Collected data entries:

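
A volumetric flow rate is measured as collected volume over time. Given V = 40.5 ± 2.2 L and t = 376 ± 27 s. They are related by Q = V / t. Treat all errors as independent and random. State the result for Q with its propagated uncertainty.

Since Q is a product/quotient, work with relative uncertainties:
  (1·δV/V)² = (1×0.0543)² = 0.00295;  (-1·δt/t)² = (-1×0.0718)² = 0.00516
δQ/Q = √(0.00811) = 0.0900
Q = 0.108 L/s, so δQ = 0.0900 × 0.108 = 0.00970 L/s.

0.108 ± 0.00970 L/s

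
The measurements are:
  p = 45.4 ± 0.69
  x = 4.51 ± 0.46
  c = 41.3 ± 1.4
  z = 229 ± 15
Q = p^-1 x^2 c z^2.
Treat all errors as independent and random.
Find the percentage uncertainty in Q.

24.5%

Each factor contributes (exponent × relative error)² to (δQ/Q)²:
  (-1·δp/p)² = (-1×0.0152)² = 0.000231;  (2·δx/x)² = (2×0.102)² = 0.0416;  (1·δc/c)² = (1×0.0339)² = 0.00115;  (2·δz/z)² = (2×0.0655)² = 0.0172
δQ/Q = √(0.0602) = 0.245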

§ Work required
All the lines above should come back exactly as written.

§ Result for this exercise
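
A volumetric flow rate is measured as collected volume over time. Given V = 40.5 ± 2.2 L and t = 376 ± 27 s. They are related by Q = V / t. Treat all errors as independent and random. State the result for Q with its propagated uncertainty.

Since Q is a product/quotient, work with relative uncertainties:
  (1·δV/V)² = (1×0.0543)² = 0.00295;  (-1·δt/t)² = (-1×0.0718)² = 0.00516
δQ/Q = √(0.00811) = 0.0900
Q = 0.108 L/s, so δQ = 0.0900 × 0.108 = 0.00970 L/s.

0.108 ± 0.00970 L/s

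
The measurements are:
  p = 45.4 ± 0.69
  x = 4.51 ± 0.46
  c = 41.3 ± 1.4
  z = 229 ± 15
Q = p^-1 x^2 c z^2.
Treat all errors as independent and random.
Find the percentage uncertainty in Q.

24.5%

Each factor contributes (exponent × relative error)² to (δQ/Q)²:
  (-1·δp/p)² = (-1×0.0152)² = 0.000231;  (2·δx/x)² = (2×0.102)² = 0.0416;  (1·δc/c)² = (1×0.0339)² = 0.00115;  (2·δz/z)² = (2×0.0655)² = 0.0172
δQ/Q = √(0.0602) = 0.245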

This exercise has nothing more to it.